(Saved entries)
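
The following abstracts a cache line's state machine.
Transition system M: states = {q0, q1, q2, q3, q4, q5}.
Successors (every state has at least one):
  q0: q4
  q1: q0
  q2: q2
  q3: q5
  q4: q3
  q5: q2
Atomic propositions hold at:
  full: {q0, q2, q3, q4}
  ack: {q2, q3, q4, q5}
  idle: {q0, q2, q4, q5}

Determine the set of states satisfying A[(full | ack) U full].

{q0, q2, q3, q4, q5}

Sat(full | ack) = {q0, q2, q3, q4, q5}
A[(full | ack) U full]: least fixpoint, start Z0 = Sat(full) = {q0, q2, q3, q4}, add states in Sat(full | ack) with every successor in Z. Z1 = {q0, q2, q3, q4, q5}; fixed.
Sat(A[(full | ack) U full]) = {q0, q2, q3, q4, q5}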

==

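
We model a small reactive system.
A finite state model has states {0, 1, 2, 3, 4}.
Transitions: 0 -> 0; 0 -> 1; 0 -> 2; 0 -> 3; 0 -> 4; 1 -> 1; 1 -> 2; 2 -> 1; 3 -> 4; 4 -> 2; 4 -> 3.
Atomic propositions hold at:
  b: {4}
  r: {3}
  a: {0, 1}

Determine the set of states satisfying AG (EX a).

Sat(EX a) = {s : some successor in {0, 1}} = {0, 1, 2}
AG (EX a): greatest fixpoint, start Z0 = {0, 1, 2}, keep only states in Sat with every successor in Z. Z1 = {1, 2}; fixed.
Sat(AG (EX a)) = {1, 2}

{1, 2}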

# [What is required]
Go over the data above and copy every line that has the word "model" in it.

# [Expected answer]
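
We model a small reactive system.
A finite state model has states {0, 1, 2, 3, 4}.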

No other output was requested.